DATA SUPPLIED below:

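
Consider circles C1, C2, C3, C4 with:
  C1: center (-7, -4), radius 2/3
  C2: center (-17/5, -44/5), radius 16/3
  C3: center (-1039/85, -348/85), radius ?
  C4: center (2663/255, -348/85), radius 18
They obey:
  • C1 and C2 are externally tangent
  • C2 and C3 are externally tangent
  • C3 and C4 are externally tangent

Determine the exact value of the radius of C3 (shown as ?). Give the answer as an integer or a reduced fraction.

1. [ext C2·C3]  r_C3² + (32/3)r_C3 − 644/9 = 0  ⇒  r_C3 = 14/3 (r>0 drops 1)
2. [ext C3·C4]  r_C3² + 36r_C3 − 1708/9 = 0  ⇒  r_C3 = 14/3 (r>0 drops 1)

14/3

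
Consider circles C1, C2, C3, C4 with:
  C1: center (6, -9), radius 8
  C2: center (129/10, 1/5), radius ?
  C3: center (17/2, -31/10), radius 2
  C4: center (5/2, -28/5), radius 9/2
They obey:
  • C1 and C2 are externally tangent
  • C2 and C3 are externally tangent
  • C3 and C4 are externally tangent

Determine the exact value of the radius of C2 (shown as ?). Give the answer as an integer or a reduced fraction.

1. [ext C1·C2]  r_C2² + 16r_C2 − 273/4 = 0  ⇒  r_C2 = 7/2 (r>0 drops 1)
2. [ext C2·C3]  r_C2² + 4r_C2 − 105/4 = 0  ⇒  r_C2 = 7/2 (r>0 drops 1)

7/2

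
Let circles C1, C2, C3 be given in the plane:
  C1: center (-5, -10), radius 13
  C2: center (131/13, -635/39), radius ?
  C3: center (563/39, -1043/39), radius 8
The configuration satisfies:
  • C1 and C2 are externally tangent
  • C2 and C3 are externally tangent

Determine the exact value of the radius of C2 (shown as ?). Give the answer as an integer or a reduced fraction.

10/3

1. [ext C1·C2]  r_C2² + 26r_C2 − 880/9 = 0  ⇒  r_C2 = 10/3 (r>0 drops 1)
2. [ext C2·C3]  r_C2² + 16r_C2 − 580/9 = 0  ⇒  r_C2 = 10/3 (r>0 drops 1)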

End of DATA SUPPLIED.

WHAT IS EXPECTED: Each line of the data must be retyped exactly as written.

EXPECTED OUTPUT:
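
Consider circles C1, C2, C3, C4 with:
  C1: center (-7, -4), radius 2/3
  C2: center (-17/5, -44/5), radius 16/3
  C3: center (-1039/85, -348/85), radius ?
  C4: center (2663/255, -348/85), radius 18
They obey:
  • C1 and C2 are externally tangent
  • C2 and C3 are externally tangent
  • C3 and C4 are externally tangent

Determine the exact value of the radius of C3 (shown as ?). Give the answer as an integer or a reduced fraction.

1. [ext C2·C3]  r_C3² + (32/3)r_C3 − 644/9 = 0  ⇒  r_C3 = 14/3 (r>0 drops 1)
2. [ext C3·C4]  r_C3² + 36r_C3 − 1708/9 = 0  ⇒  r_C3 = 14/3 (r>0 drops 1)

14/3

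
Consider circles C1, C2, C3, C4 with:
  C1: center (6, -9), radius 8
  C2: center (129/10, 1/5), radius ?
  C3: center (17/2, -31/10), radius 2
  C4: center (5/2, -28/5), radius 9/2
They obey:
  • C1 and C2 are externally tangent
  • C2 and C3 are externally tangent
  • C3 and C4 are externally tangent

Determine the exact value of the radius of C2 (shown as ?). Give the answer as an integer or a reduced fraction.

1. [ext C1·C2]  r_C2² + 16r_C2 − 273/4 = 0  ⇒  r_C2 = 7/2 (r>0 drops 1)
2. [ext C2·C3]  r_C2² + 4r_C2 − 105/4 = 0  ⇒  r_C2 = 7/2 (r>0 drops 1)

7/2

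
Let circles C1, C2, C3 be given in the plane:
  C1: center (-5, -10), radius 13
  C2: center (131/13, -635/39), radius ?
  C3: center (563/39, -1043/39), radius 8
The configuration satisfies:
  • C1 and C2 are externally tangent
  • C2 and C3 are externally tangent

Determine the exact value of the radius of C2 (shown as ?). Give the answer as an integer or a reduced fraction.

10/3

1. [ext C1·C2]  r_C2² + 26r_C2 − 880/9 = 0  ⇒  r_C2 = 10/3 (r>0 drops 1)
2. [ext C2·C3]  r_C2² + 16r_C2 − 580/9 = 0  ⇒  r_C2 = 10/3 (r>0 drops 1)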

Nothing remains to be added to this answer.